Exercise description: Every single entry that follows must be copied exactly.

Supplied data:
=====
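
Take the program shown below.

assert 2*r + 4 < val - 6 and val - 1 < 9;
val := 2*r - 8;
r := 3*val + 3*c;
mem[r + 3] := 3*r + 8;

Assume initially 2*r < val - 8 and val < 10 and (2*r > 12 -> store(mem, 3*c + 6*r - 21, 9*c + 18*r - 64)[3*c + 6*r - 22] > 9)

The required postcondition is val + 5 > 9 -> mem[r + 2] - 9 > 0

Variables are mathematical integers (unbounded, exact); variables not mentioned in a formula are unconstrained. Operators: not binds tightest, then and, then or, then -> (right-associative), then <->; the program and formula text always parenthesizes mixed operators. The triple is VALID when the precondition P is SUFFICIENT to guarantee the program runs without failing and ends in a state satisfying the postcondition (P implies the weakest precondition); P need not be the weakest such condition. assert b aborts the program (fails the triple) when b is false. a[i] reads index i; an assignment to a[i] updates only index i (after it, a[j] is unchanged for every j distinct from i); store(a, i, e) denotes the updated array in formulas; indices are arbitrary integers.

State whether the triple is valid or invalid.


Working backward. After the program, the postcondition val + 5 > 9 -> mem[r + 2] - 9 > 0 must hold; in canonical form it is val > 4 -> mem[r + 2] > 9.
Before mem[r + 3] := 3*r + 8: val > 4 -> store(mem, r + 3, 3*r + 8)[r + 2] > 9
Before r := 3*val + 3*c: val > 4 -> store(mem, 3*c + 3*val + 3, 9*c + 9*val + 8)[3*c + 3*val + 2] > 9
Before val := 2*r - 8: 2*r > 12 -> store(mem, 3*c + 6*r - 21, 9*c + 18*r - 64)[3*c + 6*r - 22] > 9
Before assert 2*r + 4 < val - 6 and val - 1 < 9: 2*r < val - 10 and val < 10 and (2*r > 12 -> store(mem, 3*c + 6*r - 21, 9*c + 18*r - 64)[3*c + 6*r - 22] > 9)
The weakest precondition is 2*r < val - 10 and val < 10 and (2*r > 12 -> store(mem, 3*c + 6*r - 21, 9*c + 18*r - 64)[3*c + 6*r - 22] > 9).
Check whether 2*r < val - 8 and val < 10 and (2*r > 12 -> store(mem, 3*c + 6*r - 21, 9*c + 18*r - 64)[3*c + 6*r - 22] > 9) implies it.
Countermodel: at the initial state c = 0, mem = {[-22] = 6, [-21] = 6, elsewhere 6}, r = 0, val = 9, the precondition holds but the weakest precondition fails.
Answer: invalid


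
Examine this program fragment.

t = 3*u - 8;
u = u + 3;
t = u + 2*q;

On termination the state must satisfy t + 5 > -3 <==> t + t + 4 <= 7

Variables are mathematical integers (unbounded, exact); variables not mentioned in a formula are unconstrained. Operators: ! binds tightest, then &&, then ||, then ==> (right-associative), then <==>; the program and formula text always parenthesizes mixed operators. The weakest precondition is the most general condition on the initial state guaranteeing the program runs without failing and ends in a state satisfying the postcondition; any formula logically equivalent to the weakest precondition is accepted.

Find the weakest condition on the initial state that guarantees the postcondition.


Working backward. After the program, the postcondition t + 5 > -3 <==> t + t + 4 <= 7 must hold; in canonical form it is t > -8 <==> 2*t <= 3.
Before t := u + 2*q: 2*q + u > -8 <==> 4*q + 2*u <= 3
Before u := u + 3: 2*q + u > -11 <==> 4*q + 2*u <= -3
Before t := 3*u - 8: 2*q + u > -11 <==> 4*q + 2*u <= -3
Answer: WP = 2*q + u > -11 <==> 4*q + 2*u <= -3


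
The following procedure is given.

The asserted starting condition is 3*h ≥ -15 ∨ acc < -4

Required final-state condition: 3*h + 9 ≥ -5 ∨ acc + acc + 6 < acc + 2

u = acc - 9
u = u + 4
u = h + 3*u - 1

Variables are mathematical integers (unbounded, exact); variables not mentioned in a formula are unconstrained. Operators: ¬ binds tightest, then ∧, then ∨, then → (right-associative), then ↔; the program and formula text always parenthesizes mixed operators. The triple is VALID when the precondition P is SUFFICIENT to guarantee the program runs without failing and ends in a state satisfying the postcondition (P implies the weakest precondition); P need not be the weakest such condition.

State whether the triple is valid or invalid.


Working backward. After the program, the postcondition 3*h + 9 ≥ -5 ∨ acc + acc + 6 < acc + 2 must hold; in canonical form it is 3*h ≥ -14 ∨ acc < -4.
Before u := h + 3*u - 1: 3*h ≥ -14 ∨ acc < -4
Before u := u + 4: 3*h ≥ -14 ∨ acc < -4
Before u := acc - 9: 3*h ≥ -14 ∨ acc < -4
The weakest precondition is 3*h ≥ -14 ∨ acc < -4.
Check whether 3*h ≥ -15 ∨ acc < -4 implies it.
Countermodel: at the initial state acc = -4, h = -5, the precondition holds but the weakest precondition fails.
Answer: invalid


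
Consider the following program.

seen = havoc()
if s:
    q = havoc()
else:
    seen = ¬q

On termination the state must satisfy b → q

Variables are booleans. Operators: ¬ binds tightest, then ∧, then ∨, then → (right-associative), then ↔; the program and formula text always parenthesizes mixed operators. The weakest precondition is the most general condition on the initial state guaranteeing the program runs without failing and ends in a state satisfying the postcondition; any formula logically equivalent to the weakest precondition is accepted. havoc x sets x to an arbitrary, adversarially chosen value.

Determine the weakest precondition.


Working backward. After the program, b → q must hold.
Then branch requires ¬b; else branch requires b → q.
Before the if: (s → (¬b)) ∧ ((¬s) → (b → q))
Before havoc seen: (s → (¬b)) ∧ ((¬s) → (b → q))
Answer: WP = (s → (¬b)) ∧ ((¬s) → (b → q))


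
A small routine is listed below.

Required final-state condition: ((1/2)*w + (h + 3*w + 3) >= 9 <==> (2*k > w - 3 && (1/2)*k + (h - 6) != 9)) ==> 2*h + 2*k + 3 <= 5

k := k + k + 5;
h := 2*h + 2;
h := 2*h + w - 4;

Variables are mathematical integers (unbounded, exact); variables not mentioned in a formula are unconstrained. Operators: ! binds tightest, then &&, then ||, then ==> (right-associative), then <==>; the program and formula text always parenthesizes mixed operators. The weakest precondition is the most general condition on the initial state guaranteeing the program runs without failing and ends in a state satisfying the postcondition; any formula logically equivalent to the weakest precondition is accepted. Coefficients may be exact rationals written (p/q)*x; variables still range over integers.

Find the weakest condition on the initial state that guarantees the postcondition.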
=====
Solution for this task:
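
Take the program shown below.

assert 2*r + 4 < val - 6 and val - 1 < 9;
val := 2*r - 8;
r := 3*val + 3*c;
mem[r + 3] := 3*r + 8;

Assume initially 2*r < val - 8 and val < 10 and (2*r > 12 -> store(mem, 3*c + 6*r - 21, 9*c + 18*r - 64)[3*c + 6*r - 22] > 9)

The required postcondition is val + 5 > 9 -> mem[r + 2] - 9 > 0

Variables are mathematical integers (unbounded, exact); variables not mentioned in a formula are unconstrained. Operators: not binds tightest, then and, then or, then -> (right-associative), then <->; the program and formula text always parenthesizes mixed operators. The triple is VALID when the precondition P is SUFFICIENT to guarantee the program runs without failing and ends in a state satisfying the postcondition (P implies the weakest precondition); P need not be the weakest such condition. assert b aborts the program (fails the triple) when b is false. a[i] reads index i; an assignment to a[i] updates only index i (after it, a[j] is unchanged for every j distinct from i); store(a, i, e) denotes the updated array in formulas; indices are arbitrary integers.

State whether the triple is valid or invalid.


Working backward. After the program, the postcondition val + 5 > 9 -> mem[r + 2] - 9 > 0 must hold; in canonical form it is val > 4 -> mem[r + 2] > 9.
Before mem[r + 3] := 3*r + 8: val > 4 -> store(mem, r + 3, 3*r + 8)[r + 2] > 9
Before r := 3*val + 3*c: val > 4 -> store(mem, 3*c + 3*val + 3, 9*c + 9*val + 8)[3*c + 3*val + 2] > 9
Before val := 2*r - 8: 2*r > 12 -> store(mem, 3*c + 6*r - 21, 9*c + 18*r - 64)[3*c + 6*r - 22] > 9
Before assert 2*r + 4 < val - 6 and val - 1 < 9: 2*r < val - 10 and val < 10 and (2*r > 12 -> store(mem, 3*c + 6*r - 21, 9*c + 18*r - 64)[3*c + 6*r - 22] > 9)
The weakest precondition is 2*r < val - 10 and val < 10 and (2*r > 12 -> store(mem, 3*c + 6*r - 21, 9*c + 18*r - 64)[3*c + 6*r - 22] > 9).
Check whether 2*r < val - 8 and val < 10 and (2*r > 12 -> store(mem, 3*c + 6*r - 21, 9*c + 18*r - 64)[3*c + 6*r - 22] > 9) implies it.
Countermodel: at the initial state c = 0, mem = {[-22] = 6, [-21] = 6, elsewhere 6}, r = 0, val = 9, the precondition holds but the weakest precondition fails.
Answer: invalid


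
Examine this program fragment.

t = 3*u - 8;
u = u + 3;
t = u + 2*q;

On termination the state must satisfy t + 5 > -3 <==> t + t + 4 <= 7

Variables are mathematical integers (unbounded, exact); variables not mentioned in a formula are unconstrained. Operators: ! binds tightest, then &&, then ||, then ==> (right-associative), then <==>; the program and formula text always parenthesizes mixed operators. The weakest precondition is the most general condition on the initial state guaranteeing the program runs without failing and ends in a state satisfying the postcondition; any formula logically equivalent to the weakest precondition is accepted.

Find the weakest condition on the initial state that guarantees the postcondition.


Working backward. After the program, the postcondition t + 5 > -3 <==> t + t + 4 <= 7 must hold; in canonical form it is t > -8 <==> 2*t <= 3.
Before t := u + 2*q: 2*q + u > -8 <==> 4*q + 2*u <= 3
Before u := u + 3: 2*q + u > -11 <==> 4*q + 2*u <= -3
Before t := 3*u - 8: 2*q + u > -11 <==> 4*q + 2*u <= -3
Answer: WP = 2*q + u > -11 <==> 4*q + 2*u <= -3


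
The following procedure is given.

The asserted starting condition is 3*h ≥ -15 ∨ acc < -4

Required final-state condition: 3*h + 9 ≥ -5 ∨ acc + acc + 6 < acc + 2

u = acc - 9
u = u + 4
u = h + 3*u - 1

Variables are mathematical integers (unbounded, exact); variables not mentioned in a formula are unconstrained. Operators: ¬ binds tightest, then ∧, then ∨, then → (right-associative), then ↔; the program and formula text always parenthesizes mixed operators. The triple is VALID when the precondition P is SUFFICIENT to guarantee the program runs without failing and ends in a state satisfying the postcondition (P implies the weakest precondition); P need not be the weakest such condition.

State whether the triple is valid or invalid.


Working backward. After the program, the postcondition 3*h + 9 ≥ -5 ∨ acc + acc + 6 < acc + 2 must hold; in canonical form it is 3*h ≥ -14 ∨ acc < -4.
Before u := h + 3*u - 1: 3*h ≥ -14 ∨ acc < -4
Before u := u + 4: 3*h ≥ -14 ∨ acc < -4
Before u := acc - 9: 3*h ≥ -14 ∨ acc < -4
The weakest precondition is 3*h ≥ -14 ∨ acc < -4.
Check whether 3*h ≥ -15 ∨ acc < -4 implies it.
Countermodel: at the initial state acc = -4, h = -5, the precondition holds but the weakest precondition fails.
Answer: invalid


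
Consider the following program.

seen = havoc()
if s:
    q = havoc()
else:
    seen = ¬q

On termination the state must satisfy b → q

Variables are booleans. Operators: ¬ binds tightest, then ∧, then ∨, then → (right-associative), then ↔; the program and formula text always parenthesizes mixed operators. The weakest precondition is the most general condition on the initial state guaranteeing the program runs without failing and ends in a state satisfying the postcondition; any formula logically equivalent to the weakest precondition is accepted. havoc x sets x to an arbitrary, adversarially chosen value.

Determine the weakest precondition.


Working backward. After the program, b → q must hold.
Then branch requires ¬b; else branch requires b → q.
Before the if: (s → (¬b)) ∧ ((¬s) → (b → q))
Before havoc seen: (s → (¬b)) ∧ ((¬s) → (b → q))
Answer: WP = (s → (¬b)) ∧ ((¬s) → (b → q))


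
A small routine is listed below.

Required final-state condition: ((1/2)*w + (h + 3*w + 3) >= 9 <==> (2*k > w - 3 && (1/2)*k + (h - 6) != 9)) ==> 2*h + 2*k + 3 <= 5

k := k + k + 5;
h := 2*h + 2;
h := 2*h + w - 4;

Variables are mathematical integers (unbounded, exact); variables not mentioned in a formula are unconstrained. Operators: ! binds tightest, then &&, then ||, then ==> (right-associative), then <==>; the program and formula text always parenthesizes mixed operators. The weakest precondition is the most general condition on the initial state guaranteeing the program runs without failing and ends in a state satisfying the postcondition; any formula logically equivalent to the weakest precondition is accepted. Coefficients may be exact rationals written (p/q)*x; variables still range over integers.

Find the weakest condition on the initial state that guarantees the postcondition.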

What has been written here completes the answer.